- [PROBLEM] Restate the records in their entirety, word for word.

(Stored data entries)
== Segment start ==
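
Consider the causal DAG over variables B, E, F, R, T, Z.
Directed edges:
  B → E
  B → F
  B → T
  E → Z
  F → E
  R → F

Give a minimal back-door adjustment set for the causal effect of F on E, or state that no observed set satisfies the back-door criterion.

F→E: minimal back-door set {B}.

desc(F)\{F}={E,Z}; candidates ⊆ {B,R,T}.
size 0: {}; under {} F still reaches {B,E,R,T,Z} ∋ E.
{B}: F⊥E given {B} in G with F→· removed — back-door holds.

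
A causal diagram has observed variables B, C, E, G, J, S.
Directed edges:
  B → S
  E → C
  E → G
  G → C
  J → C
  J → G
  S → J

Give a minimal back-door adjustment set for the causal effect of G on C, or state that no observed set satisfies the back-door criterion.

desc(G)\{G}={C}; candidates ⊆ {B,E,J,S}.
size 0: {}; under {} G still reaches {B,C,E,J,S} ∋ C.
size 1: {B}, {E}, {J} …(+1); under {B} G still reaches {C,E,J,S} ∋ C.
{E,J}: G⊥C given {E,J} in G with G→· removed — back-door holds.

G→C: minimal back-door set {E, J}.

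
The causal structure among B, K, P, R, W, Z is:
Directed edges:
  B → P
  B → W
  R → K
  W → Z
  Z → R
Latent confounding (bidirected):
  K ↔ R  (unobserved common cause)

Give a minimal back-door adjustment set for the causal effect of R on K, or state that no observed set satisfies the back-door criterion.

R→K: no observed back-door set.

desc(R)\{R}={K}; candidates ⊆ {B,P,W,Z}.
R↔K: latent back-door arc(s) into R.
size 0: {}; under {} R still reaches {B,K,P,W,Z} ∋ K.
size 1: {B}, {P}, {W} …(+1); under {B} R still reaches {K,W,Z} ∋ K.
size 2: {B,P}, {B,W}, {B,Z} …(+3); under {B,P} R still reaches {K,W,Z} ∋ K.
R↔K cannot be blocked by any observed set — no back-door set.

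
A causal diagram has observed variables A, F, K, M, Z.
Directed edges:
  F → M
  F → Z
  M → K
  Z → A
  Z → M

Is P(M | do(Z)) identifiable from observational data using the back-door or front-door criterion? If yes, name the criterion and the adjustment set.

P(M|do(Z)): backdoor, adjust for {F}.

desc(Z)\{Z}={A,K,M}; candidates ⊆ {F}.
size 0: {}; under {} Z still reaches {F,K,M} ∋ M.
{F}: Z⊥M given {F} in G with Z→· removed — back-door holds.
P(M|do(Z)) = Σ_{F} P(M|Z,F)·P(F).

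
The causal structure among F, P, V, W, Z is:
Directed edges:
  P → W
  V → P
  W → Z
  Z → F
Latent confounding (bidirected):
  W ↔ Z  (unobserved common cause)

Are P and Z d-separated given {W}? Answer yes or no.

Bayes-Ball from P | {W} reaches {F,V,Z}.
Z ∈ reach(P|{W}) ⇒ P ⊥̸ Z | {W}.

No — P and Z are d-connected given {W}.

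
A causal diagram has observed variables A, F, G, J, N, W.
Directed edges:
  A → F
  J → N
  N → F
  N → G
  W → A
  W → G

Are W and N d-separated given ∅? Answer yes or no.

Yes — W ⊥ N | ∅.

Bayes-Ball from W | ∅ reaches {A,F,G}.
N ∉ reach(W|∅) ⇒ W ⊥ N | ∅.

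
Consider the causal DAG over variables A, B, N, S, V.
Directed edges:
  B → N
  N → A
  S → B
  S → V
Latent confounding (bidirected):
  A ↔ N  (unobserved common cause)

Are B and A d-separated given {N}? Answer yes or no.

Bayes-Ball from B | {N} reaches {A,S,V}.
A ∈ reach(B|{N}) ⇒ B ⊥̸ A | {N}.

No — B and A are d-connected given {N}.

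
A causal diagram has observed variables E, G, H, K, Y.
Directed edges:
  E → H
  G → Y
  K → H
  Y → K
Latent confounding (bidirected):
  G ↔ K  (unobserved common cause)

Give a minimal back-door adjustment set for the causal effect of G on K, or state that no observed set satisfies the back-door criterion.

desc(G)\{G}={H,K,Y}; candidates ⊆ {E}.
G↔K: latent back-door arc(s) into G.
size 0: {}; under {} G still reaches {H,K} ∋ K.
size 1: {E}; under {E} G still reaches {H,K} ∋ K.
G↔K cannot be blocked by any observed set — no back-door set.

G→K: no observed back-door set.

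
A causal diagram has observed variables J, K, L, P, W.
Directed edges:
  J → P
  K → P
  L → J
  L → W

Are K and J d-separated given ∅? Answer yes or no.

Bayes-Ball from K | ∅ reaches {P}.
J ∉ reach(K|∅) ⇒ K ⊥ J | ∅.

Yes — K ⊥ J | ∅.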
== Segment end ==
- [REPLY]
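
Consider the causal DAG over variables B, E, F, R, T, Z.
Directed edges:
  B → E
  B → F
  B → T
  E → Z
  F → E
  R → F

Give a minimal back-door adjustment set for the causal effect of F on E, or state that no observed set satisfies the back-door criterion.

F→E: minimal back-door set {B}.

desc(F)\{F}={E,Z}; candidates ⊆ {B,R,T}.
size 0: {}; under {} F still reaches {B,E,R,T,Z} ∋ E.
{B}: F⊥E given {B} in G with F→· removed — back-door holds.

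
A causal diagram has observed variables B, C, E, G, J, S.
Directed edges:
  B → S
  E → C
  E → G
  G → C
  J → C
  J → G
  S → J

Give a minimal back-door adjustment set for the causal effect of G on C, or state that no observed set satisfies the back-door criterion.

desc(G)\{G}={C}; candidates ⊆ {B,E,J,S}.
size 0: {}; under {} G still reaches {B,C,E,J,S} ∋ C.
size 1: {B}, {E}, {J} …(+1); under {B} G still reaches {C,E,J,S} ∋ C.
{E,J}: G⊥C given {E,J} in G with G→· removed — back-door holds.

G→C: minimal back-door set {E, J}.

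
The causal structure among B, K, P, R, W, Z is:
Directed edges:
  B → P
  B → W
  R → K
  W → Z
  Z → R
Latent confounding (bidirected):
  K ↔ R  (unobserved common cause)

Give a minimal back-door adjustment set for the causal effect of R on K, or state that no observed set satisfies the back-door criterion.

R→K: no observed back-door set.

desc(R)\{R}={K}; candidates ⊆ {B,P,W,Z}.
R↔K: latent back-door arc(s) into R.
size 0: {}; under {} R still reaches {B,K,P,W,Z} ∋ K.
size 1: {B}, {P}, {W} …(+1); under {B} R still reaches {K,W,Z} ∋ K.
size 2: {B,P}, {B,W}, {B,Z} …(+3); under {B,P} R still reaches {K,W,Z} ∋ K.
R↔K cannot be blocked by any observed set — no back-door set.

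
A causal diagram has observed variables A, F, K, M, Z.
Directed edges:
  F → M
  F → Z
  M → K
  Z → A
  Z → M

Is P(M | do(Z)) identifiable from observational data using the back-door or front-door criterion? If yes, name the criterion and the adjustment set.

P(M|do(Z)): backdoor, adjust for {F}.

desc(Z)\{Z}={A,K,M}; candidates ⊆ {F}.
size 0: {}; under {} Z still reaches {F,K,M} ∋ M.
{F}: Z⊥M given {F} in G with Z→· removed — back-door holds.
P(M|do(Z)) = Σ_{F} P(M|Z,F)·P(F).

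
The causal structure among F, P, V, W, Z is:
Directed edges:
  P → W
  V → P
  W → Z
  Z → F
Latent confounding (bidirected):
  W ↔ Z  (unobserved common cause)

Are P and Z d-separated given {W}? Answer yes or no.

Bayes-Ball from P | {W} reaches {F,V,Z}.
Z ∈ reach(P|{W}) ⇒ P ⊥̸ Z | {W}.

No — P and Z are d-connected given {W}.

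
A causal diagram has observed variables A, F, G, J, N, W.
Directed edges:
  A → F
  J → N
  N → F
  N → G
  W → A
  W → G

Are W and N d-separated given ∅? Answer yes or no.

Yes — W ⊥ N | ∅.

Bayes-Ball from W | ∅ reaches {A,F,G}.
N ∉ reach(W|∅) ⇒ W ⊥ N | ∅.

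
Consider the causal DAG over variables A, B, N, S, V.
Directed edges:
  B → N
  N → A
  S → B
  S → V
Latent confounding (bidirected):
  A ↔ N  (unobserved common cause)

Are B and A d-separated given {N}? Answer yes or no.

Bayes-Ball from B | {N} reaches {A,S,V}.
A ∈ reach(B|{N}) ⇒ B ⊥̸ A | {N}.

No — B and A are d-connected given {N}.

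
A causal diagram has observed variables E, G, H, K, Y.
Directed edges:
  E → H
  G → Y
  K → H
  Y → K
Latent confounding (bidirected):
  G ↔ K  (unobserved common cause)

Give a minimal back-door adjustment set for the causal effect of G on K, or state that no observed set satisfies the back-door criterion.

desc(G)\{G}={H,K,Y}; candidates ⊆ {E}.
G↔K: latent back-door arc(s) into G.
size 0: {}; under {} G still reaches {H,K} ∋ K.
size 1: {E}; under {E} G still reaches {H,K} ∋ K.
G↔K cannot be blocked by any observed set — no back-door set.

G→K: no observed back-door set.

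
A causal diagram has observed variables J, K, L, P, W.
Directed edges:
  J → P
  K → P
  L → J
  L → W

Are K and J d-separated given ∅? Answer yes or no.

Bayes-Ball from K | ∅ reaches {P}.
J ∉ reach(K|∅) ⇒ K ⊥ J | ∅.

Yes — K ⊥ J | ∅.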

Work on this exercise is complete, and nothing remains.